▼
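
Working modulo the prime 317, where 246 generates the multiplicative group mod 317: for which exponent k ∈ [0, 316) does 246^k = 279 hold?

106

Baby-step giant-step with m = ceil(sqrt(316)) = 18.
Baby table (246^j mod 317 for j=0..17):
  0:1  1:246  2:286  3:299  4:10  5:241  6:7  7:137
  8:100  9:191  10:70  11:102  12:49  13:8  14:66  15:69
  16:173  17:80
Giant step factor: 246^(-18) ≡ 61 (mod 317).
Scan 279·61^i mod 317 for i = 0, 1, …:
  i=0: 279   i=1: 218   i=2: 301   i=3: 292
  i=4: 60   i=5: 173
Match at i=5, j=16: k = 5·18 + 16 = 106.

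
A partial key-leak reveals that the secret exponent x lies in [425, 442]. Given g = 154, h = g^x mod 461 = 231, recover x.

Compute 154^425 mod 461 = 134, then multiply by 154 repeatedly:
  154^425=134  154^426=352  154^427=271  154^428=244  154^429=235
  154^430=232  154^431=231
Found 231 at exponent 431.

431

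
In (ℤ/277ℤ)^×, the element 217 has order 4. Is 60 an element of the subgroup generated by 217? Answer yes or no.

60 ∈ ⟨217⟩ iff 60^4 ≡ 1 (mod 277), since |⟨217⟩| = 4.
60^4 mod 277 = 1.
Since 1 = 1, 60 lies in the subgroup.

yes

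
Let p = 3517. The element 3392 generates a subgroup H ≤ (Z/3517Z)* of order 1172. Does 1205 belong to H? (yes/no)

1205 ∈ ⟨3392⟩ iff 1205^1172 ≡ 1 (mod 3517), since |⟨3392⟩| = 1172.
1205^1172 mod 3517 = 1.
Since 1 = 1, 1205 lies in the subgroup.

yes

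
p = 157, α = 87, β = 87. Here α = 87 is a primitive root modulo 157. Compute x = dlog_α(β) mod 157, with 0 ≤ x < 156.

1

Successive powers of 87 modulo 157:
  87^0=1  87^1=87
So 87^1 ≡ 87 (mod 157), giving x = 1.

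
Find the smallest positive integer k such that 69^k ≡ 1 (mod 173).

172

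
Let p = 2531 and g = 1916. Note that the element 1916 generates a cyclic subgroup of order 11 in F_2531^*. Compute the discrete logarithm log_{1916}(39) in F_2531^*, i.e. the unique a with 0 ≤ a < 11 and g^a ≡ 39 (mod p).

8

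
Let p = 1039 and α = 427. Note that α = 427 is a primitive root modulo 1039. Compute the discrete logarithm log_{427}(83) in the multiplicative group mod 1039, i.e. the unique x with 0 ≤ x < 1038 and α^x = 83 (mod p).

Baby-step giant-step with m = ceil(sqrt(1038)) = 33.
Baby table (427^j mod 1039 for j=0..32):
  0:1  1:427  2:504  3:135  4:500  5:505  6:562  7:1004
  8:640  9:23  10:470  11:163  12:1027  13:71  14:186  15:458
  16:234  17:174  18:529  19:420  20:632  21:763  22:594  23:122
  24:144  25:187  26:885  27:738  28:309  29:1029  30:925  31:155
  32:728
Giant step factor: 427^(-33) ≡ 698 (mod 1039).
Scan 83·698^i mod 1039 for i = 0, 1, …:
  i=0: 83   i=1: 789   i=2: 52   i=3: 970
  i=4: 671   i=5: 808   i=6: 846   i=7: 356
  i=8: 167   i=9: 198     …   i=29: 614
  i=30: 504
Match at i=30, j=2: x = 30·33 + 2 = 992.

992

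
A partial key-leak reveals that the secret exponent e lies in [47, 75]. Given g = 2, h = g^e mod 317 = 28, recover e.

52

Compute 2^47 mod 317 = 199, then multiply by 2 repeatedly:
  2^47=199  2^48=81  2^49=162  2^50=7  2^51=14
  2^52=28
Found 28 at exponent 52.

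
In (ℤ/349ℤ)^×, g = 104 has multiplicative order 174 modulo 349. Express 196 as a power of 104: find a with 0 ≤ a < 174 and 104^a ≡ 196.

64

Baby-step giant-step with m = ceil(sqrt(174)) = 14.
Baby table (104^j mod 349 for j=0..13):
  0:1  1:104  2:346  3:37  4:9  5:238  6:322  7:333
  8:81  9:48  10:106  11:205  12:31  13:83
Giant step factor: 104^(-14) ≡ 15 (mod 349).
Scan 196·15^i mod 349 for i = 0, 1, …:
  i=0: 196   i=1: 148   i=2: 126   i=3: 145
  i=4: 81
Match at i=4, j=8: a = 4·14 + 8 = 64.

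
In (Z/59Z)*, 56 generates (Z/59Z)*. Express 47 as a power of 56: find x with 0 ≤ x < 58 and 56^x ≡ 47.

37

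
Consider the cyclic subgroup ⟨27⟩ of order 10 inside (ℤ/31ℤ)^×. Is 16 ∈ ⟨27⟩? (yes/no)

yes

16 ∈ ⟨27⟩ iff 16^10 ≡ 1 (mod 31), since |⟨27⟩| = 10.
16^10 mod 31 = 1.
Since 1 = 1, 16 lies in the subgroup.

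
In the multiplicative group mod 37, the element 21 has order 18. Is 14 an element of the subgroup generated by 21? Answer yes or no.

no

⟨21⟩ has order 18; its elements mod 37 are {1, 3, 4, 7, 9, 10, 11, 12, 16, 21, 25, 26, 27, 28, 30, 33, 34, 36}.
14 is not in this set.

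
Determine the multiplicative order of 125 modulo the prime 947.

The order of 125 must divide p − 1 = 946 = 2 · 11 · 43.
Divisors: 1, 2, 11, 22, 43, 86, 473, 946.
Check each in increasing order: 125^1 ≡ 125;  125^2 ≡ 473;  125^11 ≡ 440;  125^22 ≡ 412;  125^43 ≡ 17;  125^86 ≡ 289;  125^473 ≡ 946;  125^946 ≡ 1.
Smallest exponent giving 1 is 946.

946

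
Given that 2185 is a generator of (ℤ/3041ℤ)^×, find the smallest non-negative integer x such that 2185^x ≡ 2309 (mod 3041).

1561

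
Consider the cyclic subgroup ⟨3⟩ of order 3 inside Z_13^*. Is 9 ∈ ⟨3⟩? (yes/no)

9 ∈ ⟨3⟩ iff 9^3 ≡ 1 (mod 13), since |⟨3⟩| = 3.
9^3 mod 13 = 1.
Since 1 = 1, 9 lies in the subgroup.

yes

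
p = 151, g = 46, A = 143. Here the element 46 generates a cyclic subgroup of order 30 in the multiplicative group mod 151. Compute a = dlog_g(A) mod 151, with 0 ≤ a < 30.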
▲
What you should do - With every line intact, output the listing above exactly.

Worked solution -
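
Working modulo the prime 317, where 246 generates the multiplicative group mod 317: for which exponent k ∈ [0, 316) does 246^k = 279 hold?

106

Baby-step giant-step with m = ceil(sqrt(316)) = 18.
Baby table (246^j mod 317 for j=0..17):
  0:1  1:246  2:286  3:299  4:10  5:241  6:7  7:137
  8:100  9:191  10:70  11:102  12:49  13:8  14:66  15:69
  16:173  17:80
Giant step factor: 246^(-18) ≡ 61 (mod 317).
Scan 279·61^i mod 317 for i = 0, 1, …:
  i=0: 279   i=1: 218   i=2: 301   i=3: 292
  i=4: 60   i=5: 173
Match at i=5, j=16: k = 5·18 + 16 = 106.

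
A partial key-leak reveals that the secret exponent x lies in [425, 442]. Given g = 154, h = g^x mod 461 = 231, recover x.

Compute 154^425 mod 461 = 134, then multiply by 154 repeatedly:
  154^425=134  154^426=352  154^427=271  154^428=244  154^429=235
  154^430=232  154^431=231
Found 231 at exponent 431.

431

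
In (ℤ/277ℤ)^×, the element 217 has order 4. Is 60 an element of the subgroup generated by 217? Answer yes or no.

60 ∈ ⟨217⟩ iff 60^4 ≡ 1 (mod 277), since |⟨217⟩| = 4.
60^4 mod 277 = 1.
Since 1 = 1, 60 lies in the subgroup.

yes

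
Let p = 3517. The element 3392 generates a subgroup H ≤ (Z/3517Z)* of order 1172. Does 1205 belong to H? (yes/no)

1205 ∈ ⟨3392⟩ iff 1205^1172 ≡ 1 (mod 3517), since |⟨3392⟩| = 1172.
1205^1172 mod 3517 = 1.
Since 1 = 1, 1205 lies in the subgroup.

yes

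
p = 157, α = 87, β = 87. Here α = 87 is a primitive root modulo 157. Compute x = dlog_α(β) mod 157, with 0 ≤ x < 156.

1

Successive powers of 87 modulo 157:
  87^0=1  87^1=87
So 87^1 ≡ 87 (mod 157), giving x = 1.

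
Find the smallest positive integer k such that 69^k ≡ 1 (mod 173).

172

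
Let p = 2531 and g = 1916. Note that the element 1916 generates a cyclic subgroup of order 11 in F_2531^*. Compute the discrete logarithm log_{1916}(39) in F_2531^*, i.e. the unique a with 0 ≤ a < 11 and g^a ≡ 39 (mod p).

8

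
Let p = 1039 and α = 427. Note that α = 427 is a primitive root modulo 1039. Compute the discrete logarithm log_{427}(83) in the multiplicative group mod 1039, i.e. the unique x with 0 ≤ x < 1038 and α^x = 83 (mod p).

Baby-step giant-step with m = ceil(sqrt(1038)) = 33.
Baby table (427^j mod 1039 for j=0..32):
  0:1  1:427  2:504  3:135  4:500  5:505  6:562  7:1004
  8:640  9:23  10:470  11:163  12:1027  13:71  14:186  15:458
  16:234  17:174  18:529  19:420  20:632  21:763  22:594  23:122
  24:144  25:187  26:885  27:738  28:309  29:1029  30:925  31:155
  32:728
Giant step factor: 427^(-33) ≡ 698 (mod 1039).
Scan 83·698^i mod 1039 for i = 0, 1, …:
  i=0: 83   i=1: 789   i=2: 52   i=3: 970
  i=4: 671   i=5: 808   i=6: 846   i=7: 356
  i=8: 167   i=9: 198     …   i=29: 614
  i=30: 504
Match at i=30, j=2: x = 30·33 + 2 = 992.

992

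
A partial key-leak reveals that the secret exponent e lies in [47, 75]. Given g = 2, h = g^e mod 317 = 28, recover e.

52

Compute 2^47 mod 317 = 199, then multiply by 2 repeatedly:
  2^47=199  2^48=81  2^49=162  2^50=7  2^51=14
  2^52=28
Found 28 at exponent 52.

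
In (ℤ/349ℤ)^×, g = 104 has multiplicative order 174 modulo 349. Express 196 as a power of 104: find a with 0 ≤ a < 174 and 104^a ≡ 196.

64

Baby-step giant-step with m = ceil(sqrt(174)) = 14.
Baby table (104^j mod 349 for j=0..13):
  0:1  1:104  2:346  3:37  4:9  5:238  6:322  7:333
  8:81  9:48  10:106  11:205  12:31  13:83
Giant step factor: 104^(-14) ≡ 15 (mod 349).
Scan 196·15^i mod 349 for i = 0, 1, …:
  i=0: 196   i=1: 148   i=2: 126   i=3: 145
  i=4: 81
Match at i=4, j=8: a = 4·14 + 8 = 64.

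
In (Z/59Z)*, 56 generates (Z/59Z)*. Express 47 as a power of 56: find x with 0 ≤ x < 58 and 56^x ≡ 47.

37

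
Consider the cyclic subgroup ⟨27⟩ of order 10 inside (ℤ/31ℤ)^×. Is 16 ∈ ⟨27⟩? (yes/no)

yes

16 ∈ ⟨27⟩ iff 16^10 ≡ 1 (mod 31), since |⟨27⟩| = 10.
16^10 mod 31 = 1.
Since 1 = 1, 16 lies in the subgroup.

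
In the multiplicative group mod 37, the element 21 has order 18. Is 14 an element of the subgroup generated by 21? Answer yes or no.

no

⟨21⟩ has order 18; its elements mod 37 are {1, 3, 4, 7, 9, 10, 11, 12, 16, 21, 25, 26, 27, 28, 30, 33, 34, 36}.
14 is not in this set.

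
Determine the multiplicative order of 125 modulo the prime 947.

The order of 125 must divide p − 1 = 946 = 2 · 11 · 43.
Divisors: 1, 2, 11, 22, 43, 86, 473, 946.
Check each in increasing order: 125^1 ≡ 125;  125^2 ≡ 473;  125^11 ≡ 440;  125^22 ≡ 412;  125^43 ≡ 17;  125^86 ≡ 289;  125^473 ≡ 946;  125^946 ≡ 1.
Smallest exponent giving 1 is 946.

946

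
Given that 2185 is a generator of (ℤ/3041ℤ)^×, find the smallest non-negative integer x such that 2185^x ≡ 2309 (mod 3041).

1561

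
Consider the cyclic subgroup ⟨3⟩ of order 3 inside Z_13^*. Is 9 ∈ ⟨3⟩? (yes/no)

9 ∈ ⟨3⟩ iff 9^3 ≡ 1 (mod 13), since |⟨3⟩| = 3.
9^3 mod 13 = 1.
Since 1 = 1, 9 lies in the subgroup.

yes

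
p = 151, g = 46, A = 143. Here the element 46 generates a cyclic subgroup of order 30 in the multiplicative group mod 151. Compute a = dlog_g(A) mod 151, with 0 ≤ a < 30.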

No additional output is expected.